Within the data that follows, set down exactly the lines from the one containing "4090.86 — Wooden furniture: Free" through the one containing "- Code 4831.74: 2,631", both ends included.

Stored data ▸
==================================================
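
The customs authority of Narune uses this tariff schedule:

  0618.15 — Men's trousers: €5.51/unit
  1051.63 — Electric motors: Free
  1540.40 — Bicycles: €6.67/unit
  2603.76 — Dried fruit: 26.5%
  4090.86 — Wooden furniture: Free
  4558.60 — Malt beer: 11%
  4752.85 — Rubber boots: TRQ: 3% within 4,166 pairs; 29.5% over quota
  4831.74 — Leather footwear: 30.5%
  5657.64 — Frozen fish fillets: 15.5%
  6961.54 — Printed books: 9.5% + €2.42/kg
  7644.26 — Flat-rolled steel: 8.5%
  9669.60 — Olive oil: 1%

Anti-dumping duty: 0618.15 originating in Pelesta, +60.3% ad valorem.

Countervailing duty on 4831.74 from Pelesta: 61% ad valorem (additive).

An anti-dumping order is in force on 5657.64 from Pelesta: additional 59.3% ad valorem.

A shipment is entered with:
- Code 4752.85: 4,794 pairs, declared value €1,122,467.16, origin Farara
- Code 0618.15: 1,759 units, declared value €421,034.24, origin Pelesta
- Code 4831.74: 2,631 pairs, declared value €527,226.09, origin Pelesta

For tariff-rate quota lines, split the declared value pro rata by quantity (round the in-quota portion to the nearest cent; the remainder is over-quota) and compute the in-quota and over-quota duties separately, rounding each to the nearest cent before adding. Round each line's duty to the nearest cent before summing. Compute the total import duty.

€818,627.21

Line 1 (4752.85, Farara, 4,794 pairs, €1,122,467.16):
Code 4752.85 is under a tariff-rate quota (threshold 4,166 pairs). In-quota: 4,166 pairs at 3%; over-quota: 628 pairs at 29.5%.
Pro-rata value split: in-quota = €1,122,467.16 × 4,166/4,794 = €975,427.24; over-quota = €1,122,467.16 − €975,427.24 = €147,039.92.
In-quota duty = €975,427.24 × 3% = €29,262.82. Over-quota duty = €147,039.92 × 29.5% = €43,376.78.
Line duty = €29,262.82 + €43,376.78 = €72,639.60.
Line 2 (0618.15, Pelesta, 1,759 units, €421,034.24):
Base rate for 0618.15 is €5.51/unit.
Additional duty on 0618.15 from Pelesta: +60.3% ad valorem. Applied ad valorem rate = 60.3%.
Duty = €421,034.24 × 60.3% + 1,759 × €5.51 = €263,575.74.
Line 3 (4831.74, Pelesta, 2,631 pairs, €527,226.09):
Base rate for 4831.74 is 30.5%.
Additional duty on 4831.74 from Pelesta: +61%. Applied ad valorem rate: 30.5% + 61% = 91.5%.
Duty = €527,226.09 × 91.5% = €482,411.87.
Total = €72,639.60 + €263,575.74 + €482,411.87 = €818,627.21.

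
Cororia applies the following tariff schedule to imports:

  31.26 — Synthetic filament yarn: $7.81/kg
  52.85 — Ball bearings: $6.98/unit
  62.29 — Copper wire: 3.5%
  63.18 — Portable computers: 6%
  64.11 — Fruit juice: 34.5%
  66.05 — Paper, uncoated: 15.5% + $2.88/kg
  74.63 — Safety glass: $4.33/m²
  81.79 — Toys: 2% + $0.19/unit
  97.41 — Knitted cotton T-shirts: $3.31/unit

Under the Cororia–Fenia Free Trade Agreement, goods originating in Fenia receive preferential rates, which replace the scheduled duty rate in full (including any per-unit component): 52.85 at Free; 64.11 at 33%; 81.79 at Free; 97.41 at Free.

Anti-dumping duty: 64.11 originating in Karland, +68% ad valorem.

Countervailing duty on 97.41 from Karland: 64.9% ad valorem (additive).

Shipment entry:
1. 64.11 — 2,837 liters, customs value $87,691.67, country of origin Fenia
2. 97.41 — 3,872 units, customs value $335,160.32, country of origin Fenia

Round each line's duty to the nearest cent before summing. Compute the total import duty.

Line 1 (64.11, Fenia, 2,837 liters, $87,691.67):
Base rate for 64.11 is 34.5%.
Origin Fenia qualifies under the Cororia–Fenia agreement and 64.11 is covered: preferential rate 33% applies instead.
The additional-duty order on 64.11 targets Karland, not Fenia; it does not apply.
Duty = $87,691.67 × 33% = $28,938.25.
Line 2 (97.41, Fenia, 3,872 units, $335,160.32):
Base rate for 97.41 is $3.31/unit.
Origin Fenia qualifies under the Cororia–Fenia agreement and 97.41 is covered: preferential rate Free applies instead.
The additional-duty order on 97.41 targets Karland, not Fenia; it does not apply.
Duty = $335,160.32 × 0% = $0.00.
Total = $28,938.25 + $0.00 = $28,938.25.

$28,938.25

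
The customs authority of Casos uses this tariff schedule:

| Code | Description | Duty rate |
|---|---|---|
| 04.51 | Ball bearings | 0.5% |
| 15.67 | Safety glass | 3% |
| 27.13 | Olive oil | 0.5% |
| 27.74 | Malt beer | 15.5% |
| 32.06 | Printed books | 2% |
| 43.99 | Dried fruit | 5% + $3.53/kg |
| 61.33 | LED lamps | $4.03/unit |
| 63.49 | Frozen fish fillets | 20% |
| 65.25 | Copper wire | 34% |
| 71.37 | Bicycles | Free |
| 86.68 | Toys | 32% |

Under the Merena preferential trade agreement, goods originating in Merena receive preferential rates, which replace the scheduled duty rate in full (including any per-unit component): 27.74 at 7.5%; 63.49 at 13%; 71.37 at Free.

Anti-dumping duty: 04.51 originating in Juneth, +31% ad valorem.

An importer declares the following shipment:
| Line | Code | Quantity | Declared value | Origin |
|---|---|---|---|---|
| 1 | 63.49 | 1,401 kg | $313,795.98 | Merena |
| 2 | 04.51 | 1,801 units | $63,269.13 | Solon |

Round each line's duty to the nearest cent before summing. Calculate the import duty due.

Line 1 (63.49, Merena, 1,401 kg, $313,795.98):
Base rate for 63.49 is 20%.
Origin Merena qualifies under the Casos–Merena agreement and 63.49 is covered: preferential rate 13% applies instead.
Duty = $313,795.98 × 13% = $40,793.48.
Line 2 (04.51, Solon, 1,801 units, $63,269.13):
Base rate for 04.51 is 0.5%.
The additional-duty order on 04.51 targets Juneth, not Solon; it does not apply.
Duty = $63,269.13 × 0.5% = $316.35.
Total = $40,793.48 + $316.35 = $41,109.83.

$41,109.83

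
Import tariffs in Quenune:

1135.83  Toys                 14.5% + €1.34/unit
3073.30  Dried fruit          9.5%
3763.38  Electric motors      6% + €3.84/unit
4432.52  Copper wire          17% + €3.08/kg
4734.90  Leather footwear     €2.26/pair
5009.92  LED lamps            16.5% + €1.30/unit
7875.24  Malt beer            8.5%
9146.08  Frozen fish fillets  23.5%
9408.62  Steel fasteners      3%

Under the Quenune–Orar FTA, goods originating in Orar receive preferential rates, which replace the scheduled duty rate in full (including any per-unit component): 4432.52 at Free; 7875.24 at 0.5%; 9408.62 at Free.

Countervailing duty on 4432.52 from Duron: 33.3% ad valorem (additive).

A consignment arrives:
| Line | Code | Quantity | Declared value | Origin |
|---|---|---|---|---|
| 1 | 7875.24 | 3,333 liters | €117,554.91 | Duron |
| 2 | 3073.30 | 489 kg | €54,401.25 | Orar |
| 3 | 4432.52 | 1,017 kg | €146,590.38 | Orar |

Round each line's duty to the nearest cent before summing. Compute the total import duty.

Line 1 (7875.24, Duron, 3,333 liters, €117,554.91):
Base rate for 7875.24 is 8.5%.
7875.24 has an FTA preferential rate, but origin Duron is not Orar; base rate stands.
Duty = €117,554.91 × 8.5% = €9,992.17.
Line 2 (3073.30, Orar, 489 kg, €54,401.25):
Base rate for 3073.30 is 9.5%.
Origin Orar is the FTA partner but 3073.30 is not on the preference list; base rate stands.
Duty = €54,401.25 × 9.5% = €5,168.12.
Line 3 (4432.52, Orar, 1,017 kg, €146,590.38):
Base rate for 4432.52 is 17% + €3.08/kg.
Origin Orar qualifies under the Quenune–Orar agreement and 4432.52 is covered: preferential rate Free applies instead.
The additional-duty order on 4432.52 targets Duron, not Orar; it does not apply.
Duty = €146,590.38 × 0% = €0.00.
Total = €9,992.17 + €5,168.12 + €0.00 = €15,160.29.

€15,160.29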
==================================================
Solved exercise ▸
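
  4090.86 — Wooden furniture: Free
  4558.60 — Malt beer: 11%
  4752.85 — Rubber boots: TRQ: 3% within 4,166 pairs; 29.5% over quota
  4831.74 — Leather footwear: 30.5%
  5657.64 — Frozen fish fillets: 15.5%
  6961.54 — Printed books: 9.5% + €2.42/kg
  7644.26 — Flat-rolled steel: 8.5%
  9669.60 — Olive oil: 1%

Anti-dumping duty: 0618.15 originating in Pelesta, +60.3% ad valorem.

Countervailing duty on 4831.74 from Pelesta: 61% ad valorem (additive).

An anti-dumping order is in force on 5657.64 from Pelesta: additional 59.3% ad valorem.

A shipment is entered with:
- Code 4752.85: 4,794 pairs, declared value €1,122,467.16, origin Farara
- Code 0618.15: 1,759 units, declared value €421,034.24, origin Pelesta
- Code 4831.74: 2,631 pairs, declared value €527,226.09, origin Pelesta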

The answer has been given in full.